Dataset excerpts
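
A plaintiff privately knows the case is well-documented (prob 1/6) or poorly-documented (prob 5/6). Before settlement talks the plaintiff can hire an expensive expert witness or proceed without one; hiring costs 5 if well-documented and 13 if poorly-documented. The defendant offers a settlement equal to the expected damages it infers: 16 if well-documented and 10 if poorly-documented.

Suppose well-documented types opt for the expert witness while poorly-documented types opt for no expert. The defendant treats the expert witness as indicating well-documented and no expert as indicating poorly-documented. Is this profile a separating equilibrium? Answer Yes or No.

Under these beliefs, the expert witness earns settlement 16 and no expert earns settlement 10.
well-documented: the expert witness nets 16 − 5 = 11; no expert nets 10. well-documented prefers the expert witness.
poorly-documented: the expert witness nets 16 − 13 = 3; no expert nets 10. poorly-documented prefers no expert.
Neither type deviates, so the separating profile is an equilibrium.

Yes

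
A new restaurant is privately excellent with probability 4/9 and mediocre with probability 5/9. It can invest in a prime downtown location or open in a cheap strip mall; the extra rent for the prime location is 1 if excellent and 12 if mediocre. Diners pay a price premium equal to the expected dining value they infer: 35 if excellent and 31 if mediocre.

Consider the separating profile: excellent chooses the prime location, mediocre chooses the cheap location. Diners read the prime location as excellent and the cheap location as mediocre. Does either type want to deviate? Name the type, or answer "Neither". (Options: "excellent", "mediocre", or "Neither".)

Neither

The prime location pays 35; the cheap location pays 31.
excellent: assigned the prime location, nets 35 − 1 = 34; deviating to the cheap location nets 31.
mediocre: assigned the cheap location, nets 31; deviating to the prime location nets 35 − 12 = 23.
Both types strictly prefer their assigned action; no profitable deviation.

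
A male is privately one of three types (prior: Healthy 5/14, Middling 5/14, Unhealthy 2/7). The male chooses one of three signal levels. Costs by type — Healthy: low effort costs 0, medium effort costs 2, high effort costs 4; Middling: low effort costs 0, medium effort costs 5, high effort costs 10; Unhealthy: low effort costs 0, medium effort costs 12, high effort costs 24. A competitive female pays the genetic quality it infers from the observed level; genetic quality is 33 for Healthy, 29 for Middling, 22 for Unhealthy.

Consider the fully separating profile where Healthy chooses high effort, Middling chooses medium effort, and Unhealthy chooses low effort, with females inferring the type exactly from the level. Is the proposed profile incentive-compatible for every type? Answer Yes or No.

Yes

Separating mating payoffs: high effort → 33, medium effort → 29, low effort → 22.
Healthy (assigned high effort): low effort: 22 − 0 = 22; medium effort: 29 − 2 = 27; high effort: 33 − 4 = 29. Healthy stays.
Middling (assigned medium effort): low effort: 22 − 0 = 22; medium effort: 29 − 5 = 24; high effort: 33 − 10 = 23. Middling stays.
Unhealthy (assigned low effort): low effort: 22 − 0 = 22; medium effort: 29 − 12 = 17; high effort: 33 − 24 = 9. Unhealthy stays.
Every type prefers its assigned level; separation holds.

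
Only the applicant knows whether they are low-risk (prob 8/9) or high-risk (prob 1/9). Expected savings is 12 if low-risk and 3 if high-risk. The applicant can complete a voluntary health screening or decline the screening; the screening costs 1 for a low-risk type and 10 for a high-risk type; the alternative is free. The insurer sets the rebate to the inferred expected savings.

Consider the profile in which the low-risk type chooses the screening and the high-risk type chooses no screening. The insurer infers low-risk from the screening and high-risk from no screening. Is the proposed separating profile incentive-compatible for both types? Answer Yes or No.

Under these beliefs, the screening earns rebate 12 and no screening earns rebate 3.
low-risk: the screening nets 12 − 1 = 11; no screening nets 3. low-risk prefers the screening.
high-risk: the screening nets 12 − 10 = 2; no screening nets 3. high-risk prefers no screening.
Neither type deviates, so the separating profile is an equilibrium.

Yes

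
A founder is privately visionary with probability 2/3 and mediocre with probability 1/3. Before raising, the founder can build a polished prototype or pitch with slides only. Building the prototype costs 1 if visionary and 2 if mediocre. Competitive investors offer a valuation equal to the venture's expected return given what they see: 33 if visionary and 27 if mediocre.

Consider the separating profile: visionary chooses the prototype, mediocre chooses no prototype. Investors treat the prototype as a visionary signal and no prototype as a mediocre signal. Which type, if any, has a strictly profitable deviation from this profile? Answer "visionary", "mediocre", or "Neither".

mediocre

The prototype pays 33; no prototype pays 27.
visionary: assigned the prototype, nets 33 − 1 = 32; deviating to no prototype nets 27.
mediocre: assigned no prototype, nets 27; deviating to the prototype nets 33 − 2 = 31.
The mediocre type gains 4 by deviating.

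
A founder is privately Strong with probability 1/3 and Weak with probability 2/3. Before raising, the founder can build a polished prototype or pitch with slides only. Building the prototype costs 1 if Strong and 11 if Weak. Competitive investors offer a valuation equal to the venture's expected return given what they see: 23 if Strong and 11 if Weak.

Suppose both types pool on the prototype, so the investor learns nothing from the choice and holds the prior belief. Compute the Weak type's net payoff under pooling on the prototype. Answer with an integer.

4

Pooled valuation = 1/3·23 + 2/3·11 = 15.
Weak pays cost 11 for the prototype, so net payoff = 15 − 11 = 4.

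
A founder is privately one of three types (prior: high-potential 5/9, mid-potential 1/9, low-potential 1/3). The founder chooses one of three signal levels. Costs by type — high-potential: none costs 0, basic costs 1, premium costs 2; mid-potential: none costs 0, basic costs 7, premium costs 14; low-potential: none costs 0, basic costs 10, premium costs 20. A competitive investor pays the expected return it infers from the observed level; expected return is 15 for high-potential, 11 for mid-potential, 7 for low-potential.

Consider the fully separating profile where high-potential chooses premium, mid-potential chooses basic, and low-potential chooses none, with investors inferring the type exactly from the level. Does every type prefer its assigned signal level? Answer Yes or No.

Separating valuations: premium → 15, basic → 11, none → 7.
high-potential (assigned premium): none: 7 − 0 = 7; basic: 11 − 1 = 10; premium: 15 − 2 = 13. high-potential stays.
mid-potential (assigned basic): none: 7 − 0 = 7; basic: 11 − 7 = 4; premium: 15 − 14 = 1. mid-potential prefers none.
low-potential (assigned none): none: 7 − 0 = 7; basic: 11 − 10 = 1; premium: 15 − 20 = -5. low-potential stays.
At least one type deviates; the separating profile fails.

No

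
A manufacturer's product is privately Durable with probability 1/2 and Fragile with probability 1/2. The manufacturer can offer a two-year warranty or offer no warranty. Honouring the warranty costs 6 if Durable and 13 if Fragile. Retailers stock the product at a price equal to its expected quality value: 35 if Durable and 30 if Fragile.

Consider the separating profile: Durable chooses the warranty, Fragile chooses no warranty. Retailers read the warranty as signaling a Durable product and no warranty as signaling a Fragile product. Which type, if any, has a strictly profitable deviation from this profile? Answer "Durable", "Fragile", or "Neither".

Durable

The warranty pays 35; no warranty pays 30.
Durable: assigned the warranty, nets 35 − 6 = 29; deviating to no warranty nets 30.
Fragile: assigned no warranty, nets 30; deviating to the warranty nets 35 − 13 = 22.
The Durable type gains 1 by deviating.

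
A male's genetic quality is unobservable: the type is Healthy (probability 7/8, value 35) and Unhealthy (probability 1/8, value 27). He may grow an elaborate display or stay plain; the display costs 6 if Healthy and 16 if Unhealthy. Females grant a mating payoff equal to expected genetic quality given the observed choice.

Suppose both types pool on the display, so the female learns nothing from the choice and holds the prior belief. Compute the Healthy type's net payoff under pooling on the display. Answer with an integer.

Pooled mating payoff = 7/8·35 + 1/8·27 = 34.
Healthy pays cost 6 for the display, so net payoff = 34 − 6 = 28.

28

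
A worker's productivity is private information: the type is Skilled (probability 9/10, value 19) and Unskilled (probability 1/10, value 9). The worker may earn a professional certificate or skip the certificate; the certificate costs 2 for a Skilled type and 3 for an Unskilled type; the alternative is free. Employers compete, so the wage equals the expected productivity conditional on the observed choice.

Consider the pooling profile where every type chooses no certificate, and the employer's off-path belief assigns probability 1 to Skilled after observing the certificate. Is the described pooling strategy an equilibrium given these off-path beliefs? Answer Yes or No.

On path, the employer holds the prior and pays 9/10·19 + 1/10·9 = 18. Off path (the certificate), believing Skilled, it pays 19.
Skilled: no certificate nets 18; the certificate nets 19 − 2 = 17. Skilled stays.
Unskilled: no certificate nets 18; the certificate nets 19 − 3 = 16. Unskilled stays.
No type deviates, so pooling is sustained.

Yes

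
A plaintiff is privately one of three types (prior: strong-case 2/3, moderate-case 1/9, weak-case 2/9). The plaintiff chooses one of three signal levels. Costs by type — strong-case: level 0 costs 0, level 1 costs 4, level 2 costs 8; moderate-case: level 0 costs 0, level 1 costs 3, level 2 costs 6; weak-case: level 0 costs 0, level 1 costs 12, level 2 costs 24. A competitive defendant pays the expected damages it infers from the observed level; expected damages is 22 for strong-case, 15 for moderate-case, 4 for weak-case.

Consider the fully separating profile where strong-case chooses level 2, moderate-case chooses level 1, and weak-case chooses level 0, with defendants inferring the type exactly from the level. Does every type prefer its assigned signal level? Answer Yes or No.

No

Separating settlements: level 2 → 22, level 1 → 15, level 0 → 4.
strong-case (assigned level 2): level 0: 4 − 0 = 4; level 1: 15 − 4 = 11; level 2: 22 − 8 = 14. strong-case stays.
moderate-case (assigned level 1): level 0: 4 − 0 = 4; level 1: 15 − 3 = 12; level 2: 22 − 6 = 16. moderate-case prefers level 2.
weak-case (assigned level 0): level 0: 4 − 0 = 4; level 1: 15 − 12 = 3; level 2: 22 − 24 = -2. weak-case stays.
At least one type deviates; the separating profile fails.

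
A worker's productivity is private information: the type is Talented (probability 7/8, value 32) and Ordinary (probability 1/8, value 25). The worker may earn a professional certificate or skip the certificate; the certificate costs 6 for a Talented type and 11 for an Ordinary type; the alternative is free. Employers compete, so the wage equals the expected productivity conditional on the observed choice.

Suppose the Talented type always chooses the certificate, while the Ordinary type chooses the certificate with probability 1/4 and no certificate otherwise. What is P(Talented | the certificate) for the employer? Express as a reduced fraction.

28/29

P(the certificate) = (7/8)·1 + (1/8)·(1/4) = 29/32.
By Bayes' rule, P(Talented | the certificate) = (7/8) / (29/32) = 28/29.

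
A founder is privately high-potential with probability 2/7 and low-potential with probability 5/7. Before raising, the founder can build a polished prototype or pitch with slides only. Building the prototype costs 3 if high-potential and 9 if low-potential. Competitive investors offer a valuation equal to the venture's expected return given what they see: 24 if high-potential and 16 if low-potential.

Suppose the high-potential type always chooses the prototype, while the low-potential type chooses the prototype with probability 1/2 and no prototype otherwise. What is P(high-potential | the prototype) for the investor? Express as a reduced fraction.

P(the prototype) = (2/7)·1 + (5/7)·(1/2) = 9/14.
By Bayes' rule, P(high-potential | the prototype) = (2/7) / (9/14) = 4/9.

4/9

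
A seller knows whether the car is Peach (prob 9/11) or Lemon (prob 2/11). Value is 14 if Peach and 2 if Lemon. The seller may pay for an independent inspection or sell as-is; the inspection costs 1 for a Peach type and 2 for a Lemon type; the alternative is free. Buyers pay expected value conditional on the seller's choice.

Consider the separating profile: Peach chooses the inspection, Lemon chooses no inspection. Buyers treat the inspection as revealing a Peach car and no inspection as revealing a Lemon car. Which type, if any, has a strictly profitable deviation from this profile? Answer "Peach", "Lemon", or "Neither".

The inspection pays 14; no inspection pays 2.
Peach: assigned the inspection, nets 14 − 1 = 13; deviating to no inspection nets 2.
Lemon: assigned no inspection, nets 2; deviating to the inspection nets 14 − 2 = 12.
The Lemon type gains 10 by deviating.

Lemon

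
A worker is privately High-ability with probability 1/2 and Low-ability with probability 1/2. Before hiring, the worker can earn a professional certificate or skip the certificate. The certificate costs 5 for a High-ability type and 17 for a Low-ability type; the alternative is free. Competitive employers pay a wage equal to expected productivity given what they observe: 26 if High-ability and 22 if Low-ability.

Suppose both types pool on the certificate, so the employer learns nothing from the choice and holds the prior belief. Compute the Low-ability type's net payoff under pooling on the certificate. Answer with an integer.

Pooled wage = 1/2·26 + 1/2·22 = 24.
Low-ability pays cost 17 for the certificate, so net payoff = 24 − 17 = 7.

7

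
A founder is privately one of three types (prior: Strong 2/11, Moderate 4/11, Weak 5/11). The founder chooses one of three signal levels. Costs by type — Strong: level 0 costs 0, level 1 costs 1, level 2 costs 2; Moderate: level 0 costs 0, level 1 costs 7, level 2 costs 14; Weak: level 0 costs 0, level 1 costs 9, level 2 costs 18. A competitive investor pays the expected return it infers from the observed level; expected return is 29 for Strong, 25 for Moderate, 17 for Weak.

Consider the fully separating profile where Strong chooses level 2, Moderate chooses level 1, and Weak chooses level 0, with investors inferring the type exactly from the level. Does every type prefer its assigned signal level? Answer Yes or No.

Yes

Separating valuations: level 2 → 29, level 1 → 25, level 0 → 17.
Strong (assigned level 2): level 0: 17 − 0 = 17; level 1: 25 − 1 = 24; level 2: 29 − 2 = 27. Strong stays.
Moderate (assigned level 1): level 0: 17 − 0 = 17; level 1: 25 − 7 = 18; level 2: 29 − 14 = 15. Moderate stays.
Weak (assigned level 0): level 0: 17 − 0 = 17; level 1: 25 − 9 = 16; level 2: 29 − 18 = 11. Weak stays.
Every type prefers its assigned level; separation holds.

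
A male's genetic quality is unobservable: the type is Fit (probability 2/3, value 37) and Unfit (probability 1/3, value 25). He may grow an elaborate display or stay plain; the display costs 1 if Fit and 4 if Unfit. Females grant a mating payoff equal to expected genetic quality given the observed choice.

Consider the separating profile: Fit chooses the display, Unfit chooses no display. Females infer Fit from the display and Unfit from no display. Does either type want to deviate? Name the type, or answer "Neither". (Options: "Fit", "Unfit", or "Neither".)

The display pays 37; no display pays 25.
Fit: assigned the display, nets 37 − 1 = 36; deviating to no display nets 25.
Unfit: assigned no display, nets 25; deviating to the display nets 37 − 4 = 33.
The Unfit type gains 8 by deviating.

Unfit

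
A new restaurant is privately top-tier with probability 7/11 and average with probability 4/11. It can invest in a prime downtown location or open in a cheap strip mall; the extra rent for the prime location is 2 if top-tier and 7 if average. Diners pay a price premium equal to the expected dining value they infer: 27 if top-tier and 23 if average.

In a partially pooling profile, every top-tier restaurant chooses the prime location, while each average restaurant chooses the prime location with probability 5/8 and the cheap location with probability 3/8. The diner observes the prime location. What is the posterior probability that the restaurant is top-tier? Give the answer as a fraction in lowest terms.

14/19

P(the prime location) = (7/11)·1 + (4/11)·(5/8) = 19/22.
By Bayes' rule, P(top-tier | the prime location) = (7/11) / (19/22) = 14/19.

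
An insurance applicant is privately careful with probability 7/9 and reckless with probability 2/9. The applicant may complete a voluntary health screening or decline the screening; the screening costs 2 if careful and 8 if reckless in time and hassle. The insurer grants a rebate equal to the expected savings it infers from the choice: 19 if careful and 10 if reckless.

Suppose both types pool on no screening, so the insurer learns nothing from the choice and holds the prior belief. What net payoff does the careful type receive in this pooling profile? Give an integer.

Pooled rebate = 7/9·19 + 2/9·10 = 17.
careful pays no cost for no screening, so net payoff = 17.

17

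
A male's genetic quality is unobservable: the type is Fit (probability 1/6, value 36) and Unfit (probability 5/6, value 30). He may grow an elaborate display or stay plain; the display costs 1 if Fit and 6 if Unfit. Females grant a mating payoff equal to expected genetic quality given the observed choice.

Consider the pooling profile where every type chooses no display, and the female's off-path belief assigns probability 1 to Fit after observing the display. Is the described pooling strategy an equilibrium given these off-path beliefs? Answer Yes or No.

No

On path, the female holds the prior and pays 1/6·36 + 5/6·30 = 31. Off path (the display), believing Fit, it pays 36.
Fit: no display nets 31; the display nets 36 − 1 = 35. Fit would deviate.
Unfit: no display nets 31; the display nets 36 − 6 = 30. Unfit stays.
A type deviates, so pooling fails.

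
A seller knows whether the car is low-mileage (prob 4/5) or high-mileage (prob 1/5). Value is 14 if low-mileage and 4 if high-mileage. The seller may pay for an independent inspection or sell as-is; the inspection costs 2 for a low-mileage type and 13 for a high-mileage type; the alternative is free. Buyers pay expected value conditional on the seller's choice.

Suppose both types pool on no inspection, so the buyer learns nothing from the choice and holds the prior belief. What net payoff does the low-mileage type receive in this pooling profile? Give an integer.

12

Pooled price = 4/5·14 + 1/5·4 = 12.
low-mileage pays no cost for no inspection, so net payoff = 12.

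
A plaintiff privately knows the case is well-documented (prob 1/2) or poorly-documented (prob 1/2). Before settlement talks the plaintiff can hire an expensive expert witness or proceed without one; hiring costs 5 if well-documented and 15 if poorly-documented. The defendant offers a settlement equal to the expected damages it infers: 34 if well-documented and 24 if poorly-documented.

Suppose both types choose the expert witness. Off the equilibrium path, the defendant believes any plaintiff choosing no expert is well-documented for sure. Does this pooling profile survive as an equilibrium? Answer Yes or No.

On path, the defendant holds the prior and pays 1/2·34 + 1/2·24 = 29. Off path (no expert), believing well-documented, it pays 34.
well-documented: the expert witness nets 29 − 5 = 24; no expert nets 34. well-documented would deviate.
poorly-documented: the expert witness nets 29 − 15 = 14; no expert nets 34. poorly-documented would deviate.
A type deviates, so pooling fails.

No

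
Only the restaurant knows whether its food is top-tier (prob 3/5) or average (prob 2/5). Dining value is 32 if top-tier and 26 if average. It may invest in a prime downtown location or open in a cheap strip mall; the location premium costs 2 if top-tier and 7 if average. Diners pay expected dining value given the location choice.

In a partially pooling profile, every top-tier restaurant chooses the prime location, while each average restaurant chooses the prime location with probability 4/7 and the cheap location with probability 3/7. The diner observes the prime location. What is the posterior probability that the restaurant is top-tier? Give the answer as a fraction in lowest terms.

P(the prime location) = (3/5)·1 + (2/5)·(4/7) = 29/35.
By Bayes' rule, P(top-tier | the prime location) = (3/5) / (29/35) = 21/29.

21/29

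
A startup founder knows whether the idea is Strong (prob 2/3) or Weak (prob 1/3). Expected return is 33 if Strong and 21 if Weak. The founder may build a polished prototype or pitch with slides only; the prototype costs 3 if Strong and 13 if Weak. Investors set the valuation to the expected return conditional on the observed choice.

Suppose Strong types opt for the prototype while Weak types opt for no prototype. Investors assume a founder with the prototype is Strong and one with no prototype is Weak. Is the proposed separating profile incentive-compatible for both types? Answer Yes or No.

Under these beliefs, the prototype earns valuation 33 and no prototype earns valuation 21.
Strong: the prototype nets 33 − 3 = 30; no prototype nets 21. Strong prefers the prototype.
Weak: the prototype nets 33 − 13 = 20; no prototype nets 21. Weak prefers no prototype.
Neither type deviates, so the separating profile is an equilibrium.

Yes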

◆ Work instructions
Count the lines above that contain the word "information". Give only the number.

◆ Result for this exercise
2